INPUT RECORDS.
○ ○ ○ ○

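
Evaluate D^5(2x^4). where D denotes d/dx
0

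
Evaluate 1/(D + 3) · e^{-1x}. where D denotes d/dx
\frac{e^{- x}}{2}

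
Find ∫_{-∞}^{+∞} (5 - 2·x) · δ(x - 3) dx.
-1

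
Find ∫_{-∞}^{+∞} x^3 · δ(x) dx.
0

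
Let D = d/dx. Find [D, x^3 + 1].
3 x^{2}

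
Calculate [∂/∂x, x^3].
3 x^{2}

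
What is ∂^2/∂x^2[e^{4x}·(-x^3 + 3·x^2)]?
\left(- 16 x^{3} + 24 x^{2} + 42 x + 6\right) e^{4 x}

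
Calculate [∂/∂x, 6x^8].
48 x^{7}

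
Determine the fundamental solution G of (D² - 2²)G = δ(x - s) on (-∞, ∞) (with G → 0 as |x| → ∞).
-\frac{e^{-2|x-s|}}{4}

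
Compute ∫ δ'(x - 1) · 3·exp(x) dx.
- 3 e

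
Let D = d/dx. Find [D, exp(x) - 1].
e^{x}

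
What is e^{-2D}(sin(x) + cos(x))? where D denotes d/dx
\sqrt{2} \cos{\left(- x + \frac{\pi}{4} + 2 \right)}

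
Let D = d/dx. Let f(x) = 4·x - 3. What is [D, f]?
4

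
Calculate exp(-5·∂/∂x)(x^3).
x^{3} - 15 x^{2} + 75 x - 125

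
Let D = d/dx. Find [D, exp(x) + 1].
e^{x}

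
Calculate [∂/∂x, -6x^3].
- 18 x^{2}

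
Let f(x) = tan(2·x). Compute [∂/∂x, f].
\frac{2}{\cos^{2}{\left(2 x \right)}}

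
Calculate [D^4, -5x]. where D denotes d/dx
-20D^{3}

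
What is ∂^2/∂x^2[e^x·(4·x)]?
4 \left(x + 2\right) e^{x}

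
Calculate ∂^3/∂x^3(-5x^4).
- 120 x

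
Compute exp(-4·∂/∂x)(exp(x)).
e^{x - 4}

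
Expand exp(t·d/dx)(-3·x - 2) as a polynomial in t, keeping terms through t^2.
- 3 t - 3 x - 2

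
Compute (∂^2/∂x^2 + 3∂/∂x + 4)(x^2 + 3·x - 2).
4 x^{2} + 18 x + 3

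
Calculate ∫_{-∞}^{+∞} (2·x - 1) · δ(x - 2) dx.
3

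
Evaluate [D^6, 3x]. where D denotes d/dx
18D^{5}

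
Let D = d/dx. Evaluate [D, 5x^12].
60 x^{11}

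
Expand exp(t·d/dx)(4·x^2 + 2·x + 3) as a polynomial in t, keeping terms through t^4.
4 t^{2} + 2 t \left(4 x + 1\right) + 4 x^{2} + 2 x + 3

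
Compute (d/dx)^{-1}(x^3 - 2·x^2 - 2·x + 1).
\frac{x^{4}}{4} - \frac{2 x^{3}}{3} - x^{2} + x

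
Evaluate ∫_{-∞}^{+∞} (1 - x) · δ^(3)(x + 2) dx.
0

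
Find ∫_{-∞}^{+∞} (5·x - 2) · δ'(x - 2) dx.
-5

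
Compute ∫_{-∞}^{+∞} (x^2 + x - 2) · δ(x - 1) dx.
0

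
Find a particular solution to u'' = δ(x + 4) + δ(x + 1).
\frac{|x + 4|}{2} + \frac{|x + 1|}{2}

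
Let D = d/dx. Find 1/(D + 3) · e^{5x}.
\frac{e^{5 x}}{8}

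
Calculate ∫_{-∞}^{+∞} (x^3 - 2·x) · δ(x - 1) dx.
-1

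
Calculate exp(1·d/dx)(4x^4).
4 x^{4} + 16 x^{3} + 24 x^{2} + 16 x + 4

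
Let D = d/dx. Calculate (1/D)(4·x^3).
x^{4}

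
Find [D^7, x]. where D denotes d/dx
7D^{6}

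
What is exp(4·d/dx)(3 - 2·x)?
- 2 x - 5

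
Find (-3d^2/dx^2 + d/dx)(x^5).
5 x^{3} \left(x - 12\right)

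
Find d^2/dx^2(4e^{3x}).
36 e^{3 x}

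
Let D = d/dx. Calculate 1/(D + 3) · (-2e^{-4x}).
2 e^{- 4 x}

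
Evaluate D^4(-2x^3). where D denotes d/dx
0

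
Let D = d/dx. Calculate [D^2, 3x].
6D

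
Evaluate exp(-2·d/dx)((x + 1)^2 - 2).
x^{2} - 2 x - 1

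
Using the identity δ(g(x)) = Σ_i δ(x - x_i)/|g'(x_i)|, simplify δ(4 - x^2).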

○ ○ ○ ○

YOUR INSTRUCTIONS. Copy every record once more, exactly as given.

OUTPUT OF THE EXERCISE.
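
Evaluate D^5(2x^4). where D denotes d/dx
0

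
Evaluate 1/(D + 3) · e^{-1x}. where D denotes d/dx
\frac{e^{- x}}{2}

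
Find ∫_{-∞}^{+∞} (5 - 2·x) · δ(x - 3) dx.
-1

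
Find ∫_{-∞}^{+∞} x^3 · δ(x) dx.
0

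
Let D = d/dx. Find [D, x^3 + 1].
3 x^{2}

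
Calculate [∂/∂x, x^3].
3 x^{2}

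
What is ∂^2/∂x^2[e^{4x}·(-x^3 + 3·x^2)]?
\left(- 16 x^{3} + 24 x^{2} + 42 x + 6\right) e^{4 x}

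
Calculate [∂/∂x, 6x^8].
48 x^{7}

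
Determine the fundamental solution G of (D² - 2²)G = δ(x - s) on (-∞, ∞) (with G → 0 as |x| → ∞).
-\frac{e^{-2|x-s|}}{4}

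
Compute ∫ δ'(x - 1) · 3·exp(x) dx.
- 3 e

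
Let D = d/dx. Find [D, exp(x) - 1].
e^{x}

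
What is e^{-2D}(sin(x) + cos(x))? where D denotes d/dx
\sqrt{2} \cos{\left(- x + \frac{\pi}{4} + 2 \right)}

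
Let D = d/dx. Let f(x) = 4·x - 3. What is [D, f]?
4

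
Calculate exp(-5·∂/∂x)(x^3).
x^{3} - 15 x^{2} + 75 x - 125

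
Let D = d/dx. Find [D, exp(x) + 1].
e^{x}

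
Calculate [∂/∂x, -6x^3].
- 18 x^{2}

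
Let f(x) = tan(2·x). Compute [∂/∂x, f].
\frac{2}{\cos^{2}{\left(2 x \right)}}

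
Calculate [D^4, -5x]. where D denotes d/dx
-20D^{3}

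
What is ∂^2/∂x^2[e^x·(4·x)]?
4 \left(x + 2\right) e^{x}

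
Calculate ∂^3/∂x^3(-5x^4).
- 120 x

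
Compute exp(-4·∂/∂x)(exp(x)).
e^{x - 4}

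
Expand exp(t·d/dx)(-3·x - 2) as a polynomial in t, keeping terms through t^2.
- 3 t - 3 x - 2

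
Compute (∂^2/∂x^2 + 3∂/∂x + 4)(x^2 + 3·x - 2).
4 x^{2} + 18 x + 3

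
Calculate ∫_{-∞}^{+∞} (2·x - 1) · δ(x - 2) dx.
3

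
Evaluate [D^6, 3x]. where D denotes d/dx
18D^{5}

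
Let D = d/dx. Evaluate [D, 5x^12].
60 x^{11}

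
Expand exp(t·d/dx)(4·x^2 + 2·x + 3) as a polynomial in t, keeping terms through t^4.
4 t^{2} + 2 t \left(4 x + 1\right) + 4 x^{2} + 2 x + 3

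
Compute (d/dx)^{-1}(x^3 - 2·x^2 - 2·x + 1).
\frac{x^{4}}{4} - \frac{2 x^{3}}{3} - x^{2} + x

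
Evaluate ∫_{-∞}^{+∞} (1 - x) · δ^(3)(x + 2) dx.
0

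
Find ∫_{-∞}^{+∞} (5·x - 2) · δ'(x - 2) dx.
-5

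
Compute ∫_{-∞}^{+∞} (x^2 + x - 2) · δ(x - 1) dx.
0

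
Find a particular solution to u'' = δ(x + 4) + δ(x + 1).
\frac{|x + 4|}{2} + \frac{|x + 1|}{2}

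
Let D = d/dx. Find 1/(D + 3) · e^{5x}.
\frac{e^{5 x}}{8}

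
Calculate ∫_{-∞}^{+∞} (x^3 - 2·x) · δ(x - 1) dx.
-1

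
Calculate exp(1·d/dx)(4x^4).
4 x^{4} + 16 x^{3} + 24 x^{2} + 16 x + 4

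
Let D = d/dx. Calculate (1/D)(4·x^3).
x^{4}

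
Find [D^7, x]. where D denotes d/dx
7D^{6}

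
What is exp(4·d/dx)(3 - 2·x)?
- 2 x - 5

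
Find (-3d^2/dx^2 + d/dx)(x^5).
5 x^{3} \left(x - 12\right)

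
Find d^2/dx^2(4e^{3x}).
36 e^{3 x}

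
Let D = d/dx. Calculate 1/(D + 3) · (-2e^{-4x}).
2 e^{- 4 x}

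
Evaluate D^4(-2x^3). where D denotes d/dx
0

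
Let D = d/dx. Calculate [D^2, 3x].
6D

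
Evaluate exp(-2·d/dx)((x + 1)^2 - 2).
x^{2} - 2 x - 1

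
Using the identity δ(g(x)) = Σ_i δ(x - x_i)/|g'(x_i)|, simplify δ(4 - x^2).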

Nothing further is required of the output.